* Exercise objective *
Transcribe all of the data, leaving nothing out and changing nothing.

* Given records *
==============================

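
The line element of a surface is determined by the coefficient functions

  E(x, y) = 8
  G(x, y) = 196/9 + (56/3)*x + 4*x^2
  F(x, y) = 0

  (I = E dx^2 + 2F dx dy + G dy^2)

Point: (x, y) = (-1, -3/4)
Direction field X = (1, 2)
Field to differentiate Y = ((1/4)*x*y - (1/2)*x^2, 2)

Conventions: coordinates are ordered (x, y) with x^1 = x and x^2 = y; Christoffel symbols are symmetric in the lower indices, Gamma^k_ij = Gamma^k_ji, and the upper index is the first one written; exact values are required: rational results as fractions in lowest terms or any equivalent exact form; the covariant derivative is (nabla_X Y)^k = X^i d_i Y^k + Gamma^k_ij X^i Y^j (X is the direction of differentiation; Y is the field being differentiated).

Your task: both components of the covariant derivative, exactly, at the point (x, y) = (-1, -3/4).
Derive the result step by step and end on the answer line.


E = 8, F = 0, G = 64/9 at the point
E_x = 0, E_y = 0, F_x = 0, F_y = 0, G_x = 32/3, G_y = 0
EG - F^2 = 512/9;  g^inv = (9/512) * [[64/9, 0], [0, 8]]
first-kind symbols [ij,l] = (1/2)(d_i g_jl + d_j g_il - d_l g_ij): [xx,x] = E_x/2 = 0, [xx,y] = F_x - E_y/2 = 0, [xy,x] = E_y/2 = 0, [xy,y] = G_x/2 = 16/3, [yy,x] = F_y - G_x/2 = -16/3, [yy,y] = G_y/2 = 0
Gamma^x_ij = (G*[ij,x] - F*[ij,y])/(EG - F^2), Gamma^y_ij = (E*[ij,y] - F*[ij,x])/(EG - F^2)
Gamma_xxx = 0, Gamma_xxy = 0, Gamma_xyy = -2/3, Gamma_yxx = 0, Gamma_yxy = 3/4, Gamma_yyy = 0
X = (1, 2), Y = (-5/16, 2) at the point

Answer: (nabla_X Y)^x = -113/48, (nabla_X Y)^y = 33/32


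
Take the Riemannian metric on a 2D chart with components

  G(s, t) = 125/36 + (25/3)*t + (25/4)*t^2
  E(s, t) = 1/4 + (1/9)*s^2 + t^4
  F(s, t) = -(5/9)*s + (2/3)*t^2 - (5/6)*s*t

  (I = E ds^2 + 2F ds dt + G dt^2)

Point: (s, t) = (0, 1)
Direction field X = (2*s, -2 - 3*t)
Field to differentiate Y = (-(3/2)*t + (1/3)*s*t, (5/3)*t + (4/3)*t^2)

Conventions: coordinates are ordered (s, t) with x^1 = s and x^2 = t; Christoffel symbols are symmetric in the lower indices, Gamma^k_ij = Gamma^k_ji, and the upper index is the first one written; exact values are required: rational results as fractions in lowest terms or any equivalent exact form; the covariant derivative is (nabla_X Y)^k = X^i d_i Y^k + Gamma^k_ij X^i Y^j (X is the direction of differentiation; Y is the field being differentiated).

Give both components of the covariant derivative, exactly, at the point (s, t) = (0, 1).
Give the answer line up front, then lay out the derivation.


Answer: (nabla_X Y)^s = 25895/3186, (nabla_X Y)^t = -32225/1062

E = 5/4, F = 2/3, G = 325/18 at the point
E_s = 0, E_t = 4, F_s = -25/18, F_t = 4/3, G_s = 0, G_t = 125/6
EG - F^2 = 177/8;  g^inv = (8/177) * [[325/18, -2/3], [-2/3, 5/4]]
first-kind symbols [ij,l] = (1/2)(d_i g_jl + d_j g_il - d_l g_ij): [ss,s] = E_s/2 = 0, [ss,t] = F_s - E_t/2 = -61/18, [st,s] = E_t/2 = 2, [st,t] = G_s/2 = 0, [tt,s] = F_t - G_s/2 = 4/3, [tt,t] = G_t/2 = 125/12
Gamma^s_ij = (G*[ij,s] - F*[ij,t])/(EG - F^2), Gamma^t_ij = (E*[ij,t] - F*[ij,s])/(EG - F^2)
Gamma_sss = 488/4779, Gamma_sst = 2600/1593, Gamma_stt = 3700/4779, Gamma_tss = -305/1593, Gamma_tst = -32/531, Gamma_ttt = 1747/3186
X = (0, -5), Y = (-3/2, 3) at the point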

==============================

* Output of the exercise *
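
The line element of a surface is determined by the coefficient functions

  E(x, y) = 8
  G(x, y) = 196/9 + (56/3)*x + 4*x^2
  F(x, y) = 0

  (I = E dx^2 + 2F dx dy + G dy^2)

Point: (x, y) = (-1, -3/4)
Direction field X = (1, 2)
Field to differentiate Y = ((1/4)*x*y - (1/2)*x^2, 2)

Conventions: coordinates are ordered (x, y) with x^1 = x and x^2 = y; Christoffel symbols are symmetric in the lower indices, Gamma^k_ij = Gamma^k_ji, and the upper index is the first one written; exact values are required: rational results as fractions in lowest terms or any equivalent exact form; the covariant derivative is (nabla_X Y)^k = X^i d_i Y^k + Gamma^k_ij X^i Y^j (X is the direction of differentiation; Y is the field being differentiated).

Your task: both components of the covariant derivative, exactly, at the point (x, y) = (-1, -3/4).
Derive the result step by step and end on the answer line.


E = 8, F = 0, G = 64/9 at the point
E_x = 0, E_y = 0, F_x = 0, F_y = 0, G_x = 32/3, G_y = 0
EG - F^2 = 512/9;  g^inv = (9/512) * [[64/9, 0], [0, 8]]
first-kind symbols [ij,l] = (1/2)(d_i g_jl + d_j g_il - d_l g_ij): [xx,x] = E_x/2 = 0, [xx,y] = F_x - E_y/2 = 0, [xy,x] = E_y/2 = 0, [xy,y] = G_x/2 = 16/3, [yy,x] = F_y - G_x/2 = -16/3, [yy,y] = G_y/2 = 0
Gamma^x_ij = (G*[ij,x] - F*[ij,y])/(EG - F^2), Gamma^y_ij = (E*[ij,y] - F*[ij,x])/(EG - F^2)
Gamma_xxx = 0, Gamma_xxy = 0, Gamma_xyy = -2/3, Gamma_yxx = 0, Gamma_yxy = 3/4, Gamma_yyy = 0
X = (1, 2), Y = (-5/16, 2) at the point

Answer: (nabla_X Y)^x = -113/48, (nabla_X Y)^y = 33/32


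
Take the Riemannian metric on a 2D chart with components

  G(s, t) = 125/36 + (25/3)*t + (25/4)*t^2
  E(s, t) = 1/4 + (1/9)*s^2 + t^4
  F(s, t) = -(5/9)*s + (2/3)*t^2 - (5/6)*s*t

  (I = E ds^2 + 2F ds dt + G dt^2)

Point: (s, t) = (0, 1)
Direction field X = (2*s, -2 - 3*t)
Field to differentiate Y = (-(3/2)*t + (1/3)*s*t, (5/3)*t + (4/3)*t^2)

Conventions: coordinates are ordered (s, t) with x^1 = s and x^2 = t; Christoffel symbols are symmetric in the lower indices, Gamma^k_ij = Gamma^k_ji, and the upper index is the first one written; exact values are required: rational results as fractions in lowest terms or any equivalent exact form; the covariant derivative is (nabla_X Y)^k = X^i d_i Y^k + Gamma^k_ij X^i Y^j (X is the direction of differentiation; Y is the field being differentiated).

Give both components of the covariant derivative, exactly, at the point (s, t) = (0, 1).
Give the answer line up front, then lay out the derivation.


Answer: (nabla_X Y)^s = 25895/3186, (nabla_X Y)^t = -32225/1062

E = 5/4, F = 2/3, G = 325/18 at the point
E_s = 0, E_t = 4, F_s = -25/18, F_t = 4/3, G_s = 0, G_t = 125/6
EG - F^2 = 177/8;  g^inv = (8/177) * [[325/18, -2/3], [-2/3, 5/4]]
first-kind symbols [ij,l] = (1/2)(d_i g_jl + d_j g_il - d_l g_ij): [ss,s] = E_s/2 = 0, [ss,t] = F_s - E_t/2 = -61/18, [st,s] = E_t/2 = 2, [st,t] = G_s/2 = 0, [tt,s] = F_t - G_s/2 = 4/3, [tt,t] = G_t/2 = 125/12
Gamma^s_ij = (G*[ij,s] - F*[ij,t])/(EG - F^2), Gamma^t_ij = (E*[ij,t] - F*[ij,s])/(EG - F^2)
Gamma_sss = 488/4779, Gamma_sst = 2600/1593, Gamma_stt = 3700/4779, Gamma_tss = -305/1593, Gamma_tst = -32/531, Gamma_ttt = 1747/3186
X = (0, -5), Y = (-3/2, 3) at the point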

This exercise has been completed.